**ASSIGNED TASK**
Please output the entries below exactly as they are.
===== EXERCISE DATA
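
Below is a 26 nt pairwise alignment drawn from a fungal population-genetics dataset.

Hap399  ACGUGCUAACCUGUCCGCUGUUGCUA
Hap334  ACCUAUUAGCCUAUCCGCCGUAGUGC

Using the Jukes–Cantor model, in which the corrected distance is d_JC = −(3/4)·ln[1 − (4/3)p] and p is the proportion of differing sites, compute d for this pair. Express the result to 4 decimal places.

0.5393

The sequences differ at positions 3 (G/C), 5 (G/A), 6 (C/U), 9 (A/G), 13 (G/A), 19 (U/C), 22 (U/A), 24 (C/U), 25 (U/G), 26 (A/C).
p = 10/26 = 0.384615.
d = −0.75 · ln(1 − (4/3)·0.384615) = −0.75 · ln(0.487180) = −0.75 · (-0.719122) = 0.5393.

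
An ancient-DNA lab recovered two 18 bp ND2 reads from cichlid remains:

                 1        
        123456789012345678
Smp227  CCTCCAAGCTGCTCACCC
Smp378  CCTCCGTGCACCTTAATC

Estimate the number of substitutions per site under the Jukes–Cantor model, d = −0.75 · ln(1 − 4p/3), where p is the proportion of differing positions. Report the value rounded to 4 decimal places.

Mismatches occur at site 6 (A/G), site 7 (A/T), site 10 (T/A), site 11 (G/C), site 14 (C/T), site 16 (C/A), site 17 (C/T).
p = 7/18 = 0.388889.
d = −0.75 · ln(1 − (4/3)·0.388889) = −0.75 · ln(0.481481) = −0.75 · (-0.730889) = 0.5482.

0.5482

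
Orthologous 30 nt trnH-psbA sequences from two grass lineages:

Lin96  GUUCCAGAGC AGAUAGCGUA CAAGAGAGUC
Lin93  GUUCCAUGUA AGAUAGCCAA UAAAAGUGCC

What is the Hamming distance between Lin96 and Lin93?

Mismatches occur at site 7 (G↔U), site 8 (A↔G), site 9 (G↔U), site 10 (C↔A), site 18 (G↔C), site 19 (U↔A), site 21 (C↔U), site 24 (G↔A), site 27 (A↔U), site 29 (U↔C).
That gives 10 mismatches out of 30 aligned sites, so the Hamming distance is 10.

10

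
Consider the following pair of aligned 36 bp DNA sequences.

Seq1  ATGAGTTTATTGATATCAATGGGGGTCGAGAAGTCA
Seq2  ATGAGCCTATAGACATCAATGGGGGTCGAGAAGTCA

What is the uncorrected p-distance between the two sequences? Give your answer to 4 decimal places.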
==========
**ANSWER BOX**
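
Below is a 26 nt pairwise alignment drawn from a fungal population-genetics dataset.

Hap399  ACGUGCUAACCUGUCCGCUGUUGCUA
Hap334  ACCUAUUAGCCUAUCCGCCGUAGUGC

Using the Jukes–Cantor model, in which the corrected distance is d_JC = −(3/4)·ln[1 − (4/3)p] and p is the proportion of differing sites, compute d for this pair. Express the result to 4 decimal places.

0.5393

The sequences differ at positions 3 (G/C), 5 (G/A), 6 (C/U), 9 (A/G), 13 (G/A), 19 (U/C), 22 (U/A), 24 (C/U), 25 (U/G), 26 (A/C).
p = 10/26 = 0.384615.
d = −0.75 · ln(1 − (4/3)·0.384615) = −0.75 · ln(0.487180) = −0.75 · (-0.719122) = 0.5393.

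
An ancient-DNA lab recovered two 18 bp ND2 reads from cichlid remains:

                 1        
        123456789012345678
Smp227  CCTCCAAGCTGCTCACCC
Smp378  CCTCCGTGCACCTTAATC

Estimate the number of substitutions per site under the Jukes–Cantor model, d = −0.75 · ln(1 − 4p/3), where p is the proportion of differing positions. Report the value rounded to 4 decimal places.

Mismatches occur at site 6 (A/G), site 7 (A/T), site 10 (T/A), site 11 (G/C), site 14 (C/T), site 16 (C/A), site 17 (C/T).
p = 7/18 = 0.388889.
d = −0.75 · ln(1 − (4/3)·0.388889) = −0.75 · ln(0.481481) = −0.75 · (-0.730889) = 0.5482.

0.5482

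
Orthologous 30 nt trnH-psbA sequences from two grass lineages:

Lin96  GUUCCAGAGC AGAUAGCGUA CAAGAGAGUC
Lin93  GUUCCAUGUA AGAUAGCCAA UAAAAGUGCC

What is the Hamming distance between Lin96 and Lin93?

Mismatches occur at site 7 (G↔U), site 8 (A↔G), site 9 (G↔U), site 10 (C↔A), site 18 (G↔C), site 19 (U↔A), site 21 (C↔U), site 24 (G↔A), site 27 (A↔U), site 29 (U↔C).
That gives 10 mismatches out of 30 aligned sites, so the Hamming distance is 10.

10

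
Consider the following pair of aligned 36 bp DNA sequences.

Seq1  ATGAGTTTATTGATATCAATGGGGGTCGAGAAGTCA
Seq2  ATGAGCCTATAGACATCAATGGGGGTCGAGAAGTCA

What is the uncorrected p-distance between the two sequences? Give your answer to 4 decimal places.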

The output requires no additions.